Give back every entry, exactly as written.

● Dataset entries:
.....

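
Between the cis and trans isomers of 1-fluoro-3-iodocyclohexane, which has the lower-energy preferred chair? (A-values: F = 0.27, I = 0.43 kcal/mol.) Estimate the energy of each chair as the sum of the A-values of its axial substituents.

cis

At 1,3 positions (parity same): cis → (e,e or a,a); trans → (a,e or e,a).
Best chair for cis: E = 0.00 kcal/mol; best chair for trans: E = 0.27 kcal/mol.
The cis isomer is lower by 0.27 kcal/mol.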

.....

● Exercise solution:
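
Between the cis and trans isomers of 1-fluoro-3-iodocyclohexane, which has the lower-energy preferred chair? (A-values: F = 0.27, I = 0.43 kcal/mol.) Estimate the energy of each chair as the sum of the A-values of its axial substituents.

cis

At 1,3 positions (parity same): cis → (e,e or a,a); trans → (a,e or e,a).
Best chair for cis: E = 0.00 kcal/mol; best chair for trans: E = 0.27 kcal/mol.
The cis isomer is lower by 0.27 kcal/mol.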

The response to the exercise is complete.